◆ Task item
Each record should be set down again so that it matches the original exactly.

◆ Source material
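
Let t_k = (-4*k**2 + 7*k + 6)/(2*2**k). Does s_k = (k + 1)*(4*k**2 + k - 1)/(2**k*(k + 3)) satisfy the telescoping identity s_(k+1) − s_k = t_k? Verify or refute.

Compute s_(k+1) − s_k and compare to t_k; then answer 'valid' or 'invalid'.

Invalid: residual (4*k**3 + 13*k**2 - 25*k - 20)/(2**k*(k**2 + 7*k + 12)) ≠ 0.

s_(k+1) = (k + 2)*(k + 4*(k + 1)**2)/(2*2**k*(k + 4))
s_(k+1) − s_k = (-4*k**4 - 13*k**3 + 33*k**2 + 76*k + 32)/(2*2**k*(k**2 + 7*k + 12))
(s_(k+1) − s_k) − t_k = (4*k**3 + 13*k**2 - 25*k - 20)/(2**k*(k**2 + 7*k + 12))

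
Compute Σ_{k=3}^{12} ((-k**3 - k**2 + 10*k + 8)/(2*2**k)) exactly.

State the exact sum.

t_(k+1)/t_k = (k**3 + 4*k**2 - 5*k - 16)/(2*(k**3 + k**2 - 10*k - 8)).
So A=1/2 and B=1, with C=k**3 + k**2 - 10*k - 8.
f must satisfy (1/2)·f(k+1) − (1)·f(k) = k**3 + k**2 - 10*k - 8.
deg f ≤ 3 (via 0,0,3).
Coefficient equations give f(k) = -2*(k + 1)*(k**2 + 3*k - 2).
R(k) = B(k−1)·f(k)/C(k) = -2*(k + 1)*(k**2 + 3*k - 2)/(k**3 + k**2 - 10*k - 8); s_k = R·t_k = (k**3 + 4*k**2 + k - 2)/2**k.
Check: Δs_k = (-k**3 - k**2 + 10*k + 8)/(2*2**k). ✓
Telescoping: Σ = s_(13) − s_(3) = 721/2048 − (8) = -15663/2048.

Σ = -15663/2048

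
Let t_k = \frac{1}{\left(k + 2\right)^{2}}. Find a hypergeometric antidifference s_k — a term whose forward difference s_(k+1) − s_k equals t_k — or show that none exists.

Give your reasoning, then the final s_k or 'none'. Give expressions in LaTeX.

not Gosper-summable; s_k does not exist

Compute t_(k+1)/t_k: get (k + 2)**2/(k + 3)**2.
Factor: A=k**2 + 4*k + 4; B=k**2 + 6*k + 9; C=1.
Set up (k**2 + 4*k + 4)·f(k+1) − (k**2 + 4*k + 4)·f(k) − (1) = 0.
Bound: deg f ≤ 0.
Generic f = c0 gives residual -1; -1 = 0 cannot hold, so t_k is not Gosper-summable.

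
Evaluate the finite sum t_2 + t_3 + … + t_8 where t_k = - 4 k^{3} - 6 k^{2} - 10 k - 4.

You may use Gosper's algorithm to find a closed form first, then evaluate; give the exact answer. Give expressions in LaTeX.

Compute t_(k+1)/t_k: get (2*k**3 + 9*k**2 + 17*k + 12)/(2*k**3 + 3*k**2 + 5*k + 2).
Normal form (A,B,C) = (1, 1, k**3 + 3*k**2/2 + 5*k/2 + 1).
Key eq: (1)·f(k+1) = (1)·f(k) + (k**3 + 3*k**2/2 + 5*k/2 + 1).
deg f ≤ 4 (via 0,0,3).
Coefficient equations give f(k) = k**2*(k**2 + 3)/4.
Then R = B(k−1)f/C = k**2*(k**2 + 3)/(2*(2*k + 1)*(k**2 + k + 2)), so s_k = R(k)·t_k = k**2*(-k**2 - 3).
Check: Δs_k = -4*k**3 - 6*k**2 - 10*k - 4. ✓
Σ_(k=2)^(8) t_k = s_(9) − s_(2) = -6804 − (-28) = -6776.

Σ = -6776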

◆ Expected output
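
Let t_k = (-4*k**2 + 7*k + 6)/(2*2**k). Does s_k = (k + 1)*(4*k**2 + k - 1)/(2**k*(k + 3)) satisfy the telescoping identity s_(k+1) − s_k = t_k? Verify or refute.

Compute s_(k+1) − s_k and compare to t_k; then answer 'valid' or 'invalid'.

Invalid: residual (4*k**3 + 13*k**2 - 25*k - 20)/(2**k*(k**2 + 7*k + 12)) ≠ 0.

s_(k+1) = (k + 2)*(k + 4*(k + 1)**2)/(2*2**k*(k + 4))
s_(k+1) − s_k = (-4*k**4 - 13*k**3 + 33*k**2 + 76*k + 32)/(2*2**k*(k**2 + 7*k + 12))
(s_(k+1) − s_k) − t_k = (4*k**3 + 13*k**2 - 25*k - 20)/(2**k*(k**2 + 7*k + 12))

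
Compute Σ_{k=3}^{12} ((-k**3 - k**2 + 10*k + 8)/(2*2**k)) exactly.

State the exact sum.

t_(k+1)/t_k = (k**3 + 4*k**2 - 5*k - 16)/(2*(k**3 + k**2 - 10*k - 8)).
So A=1/2 and B=1, with C=k**3 + k**2 - 10*k - 8.
f must satisfy (1/2)·f(k+1) − (1)·f(k) = k**3 + k**2 - 10*k - 8.
deg f ≤ 3 (via 0,0,3).
Coefficient equations give f(k) = -2*(k + 1)*(k**2 + 3*k - 2).
R(k) = B(k−1)·f(k)/C(k) = -2*(k + 1)*(k**2 + 3*k - 2)/(k**3 + k**2 - 10*k - 8); s_k = R·t_k = (k**3 + 4*k**2 + k - 2)/2**k.
Check: Δs_k = (-k**3 - k**2 + 10*k + 8)/(2*2**k). ✓
Telescoping: Σ = s_(13) − s_(3) = 721/2048 − (8) = -15663/2048.

Σ = -15663/2048

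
Let t_k = \frac{1}{\left(k + 2\right)^{2}}. Find a hypergeometric antidifference s_k — a term whose forward difference s_(k+1) − s_k equals t_k — or show that none exists.

Give your reasoning, then the final s_k or 'none'. Give expressions in LaTeX.

not Gosper-summable; s_k does not exist

Compute t_(k+1)/t_k: get (k + 2)**2/(k + 3)**2.
Factor: A=k**2 + 4*k + 4; B=k**2 + 6*k + 9; C=1.
Set up (k**2 + 4*k + 4)·f(k+1) − (k**2 + 4*k + 4)·f(k) − (1) = 0.
Bound: deg f ≤ 0.
Generic f = c0 gives residual -1; -1 = 0 cannot hold, so t_k is not Gosper-summable.

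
Evaluate the finite sum t_2 + t_3 + … + t_8 where t_k = - 4 k^{3} - 6 k^{2} - 10 k - 4.

You may use Gosper's algorithm to find a closed form first, then evaluate; give the exact answer. Give expressions in LaTeX.

Compute t_(k+1)/t_k: get (2*k**3 + 9*k**2 + 17*k + 12)/(2*k**3 + 3*k**2 + 5*k + 2).
Normal form (A,B,C) = (1, 1, k**3 + 3*k**2/2 + 5*k/2 + 1).
Key eq: (1)·f(k+1) = (1)·f(k) + (k**3 + 3*k**2/2 + 5*k/2 + 1).
deg f ≤ 4 (via 0,0,3).
Coefficient equations give f(k) = k**2*(k**2 + 3)/4.
Then R = B(k−1)f/C = k**2*(k**2 + 3)/(2*(2*k + 1)*(k**2 + k + 2)), so s_k = R(k)·t_k = k**2*(-k**2 - 3).
Check: Δs_k = -4*k**3 - 6*k**2 - 10*k - 4. ✓
Σ_(k=2)^(8) t_k = s_(9) − s_(2) = -6804 − (-28) = -6776.

Σ = -6776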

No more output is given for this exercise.